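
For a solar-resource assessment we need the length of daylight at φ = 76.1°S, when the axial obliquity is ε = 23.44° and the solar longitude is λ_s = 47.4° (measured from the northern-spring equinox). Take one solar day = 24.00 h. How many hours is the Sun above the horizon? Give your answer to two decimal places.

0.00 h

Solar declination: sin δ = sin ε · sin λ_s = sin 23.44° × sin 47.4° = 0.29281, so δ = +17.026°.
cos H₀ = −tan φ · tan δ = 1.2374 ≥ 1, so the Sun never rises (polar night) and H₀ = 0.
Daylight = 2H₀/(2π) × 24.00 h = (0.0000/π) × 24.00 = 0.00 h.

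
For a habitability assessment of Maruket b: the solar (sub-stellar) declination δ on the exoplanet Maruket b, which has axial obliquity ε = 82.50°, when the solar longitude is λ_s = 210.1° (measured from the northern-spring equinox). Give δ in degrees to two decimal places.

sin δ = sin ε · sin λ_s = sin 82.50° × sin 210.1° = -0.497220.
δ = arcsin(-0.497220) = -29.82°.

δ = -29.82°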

WORK INSTRUCTIONS: What is needed is an exact reproduction of the data.

SOLUTION:
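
For a solar-resource assessment we need the length of daylight at φ = 76.1°S, when the axial obliquity is ε = 23.44° and the solar longitude is λ_s = 47.4° (measured from the northern-spring equinox). Take one solar day = 24.00 h. How many hours is the Sun above the horizon? Give your answer to two decimal places.

0.00 h

Solar declination: sin δ = sin ε · sin λ_s = sin 23.44° × sin 47.4° = 0.29281, so δ = +17.026°.
cos H₀ = −tan φ · tan δ = 1.2374 ≥ 1, so the Sun never rises (polar night) and H₀ = 0.
Daylight = 2H₀/(2π) × 24.00 h = (0.0000/π) × 24.00 = 0.00 h.

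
For a habitability assessment of Maruket b: the solar (sub-stellar) declination δ on the exoplanet Maruket b, which has axial obliquity ε = 82.50°, when the solar longitude is λ_s = 210.1° (measured from the northern-spring equinox). Give δ in degrees to two decimal places.

sin δ = sin ε · sin λ_s = sin 82.50° × sin 210.1° = -0.497220.
δ = arcsin(-0.497220) = -29.82°.

δ = -29.82°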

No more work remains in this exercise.